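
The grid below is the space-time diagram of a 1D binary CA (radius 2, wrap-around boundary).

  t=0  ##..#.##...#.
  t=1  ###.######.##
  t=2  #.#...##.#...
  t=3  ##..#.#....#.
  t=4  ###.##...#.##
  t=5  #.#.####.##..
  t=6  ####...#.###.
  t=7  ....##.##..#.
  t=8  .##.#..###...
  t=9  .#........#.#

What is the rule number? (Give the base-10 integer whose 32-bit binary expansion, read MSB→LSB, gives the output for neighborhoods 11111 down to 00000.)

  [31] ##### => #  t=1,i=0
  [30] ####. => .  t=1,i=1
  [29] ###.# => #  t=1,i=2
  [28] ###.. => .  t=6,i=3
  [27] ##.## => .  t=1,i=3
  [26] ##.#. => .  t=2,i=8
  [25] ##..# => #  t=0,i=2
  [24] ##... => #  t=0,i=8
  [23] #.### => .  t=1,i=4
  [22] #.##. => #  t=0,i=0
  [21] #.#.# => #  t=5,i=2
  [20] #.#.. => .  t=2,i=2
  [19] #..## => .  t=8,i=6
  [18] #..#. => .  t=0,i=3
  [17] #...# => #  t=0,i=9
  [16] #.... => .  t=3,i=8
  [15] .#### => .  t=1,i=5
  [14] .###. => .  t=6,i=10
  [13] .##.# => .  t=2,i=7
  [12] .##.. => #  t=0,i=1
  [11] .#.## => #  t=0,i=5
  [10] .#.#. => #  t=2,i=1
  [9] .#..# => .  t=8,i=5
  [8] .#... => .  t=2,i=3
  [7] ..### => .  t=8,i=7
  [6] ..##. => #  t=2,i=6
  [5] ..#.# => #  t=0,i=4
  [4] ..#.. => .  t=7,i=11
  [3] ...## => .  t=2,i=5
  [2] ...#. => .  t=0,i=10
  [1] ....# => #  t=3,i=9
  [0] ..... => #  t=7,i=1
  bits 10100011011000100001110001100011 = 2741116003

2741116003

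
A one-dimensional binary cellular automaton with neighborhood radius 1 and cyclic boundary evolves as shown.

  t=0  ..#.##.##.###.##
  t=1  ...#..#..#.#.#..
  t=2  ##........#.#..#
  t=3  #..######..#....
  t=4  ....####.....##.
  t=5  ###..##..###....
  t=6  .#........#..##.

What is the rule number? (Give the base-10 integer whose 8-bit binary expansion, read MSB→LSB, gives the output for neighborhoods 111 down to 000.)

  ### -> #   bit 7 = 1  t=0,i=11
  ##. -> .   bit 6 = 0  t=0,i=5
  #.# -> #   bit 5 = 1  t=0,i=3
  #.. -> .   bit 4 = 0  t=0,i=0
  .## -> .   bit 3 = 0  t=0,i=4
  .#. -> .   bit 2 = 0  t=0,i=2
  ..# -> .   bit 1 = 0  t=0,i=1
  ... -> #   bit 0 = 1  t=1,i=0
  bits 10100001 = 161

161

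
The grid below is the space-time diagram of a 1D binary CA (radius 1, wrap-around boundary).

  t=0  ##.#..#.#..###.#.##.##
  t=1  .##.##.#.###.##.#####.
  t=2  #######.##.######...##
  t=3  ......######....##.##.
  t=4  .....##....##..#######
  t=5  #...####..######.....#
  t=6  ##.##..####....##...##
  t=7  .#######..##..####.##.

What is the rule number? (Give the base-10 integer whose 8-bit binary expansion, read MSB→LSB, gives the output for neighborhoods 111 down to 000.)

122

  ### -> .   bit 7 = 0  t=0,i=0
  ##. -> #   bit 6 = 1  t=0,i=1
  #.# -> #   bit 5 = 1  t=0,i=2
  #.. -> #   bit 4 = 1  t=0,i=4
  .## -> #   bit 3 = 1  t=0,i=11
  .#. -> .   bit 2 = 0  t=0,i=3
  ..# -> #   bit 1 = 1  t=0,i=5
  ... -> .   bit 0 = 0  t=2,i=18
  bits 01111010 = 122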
----
:: Action item ::
Examine the listing above and state the number of lines that contain the word "around", with no further remarks.

:: Output below ::
2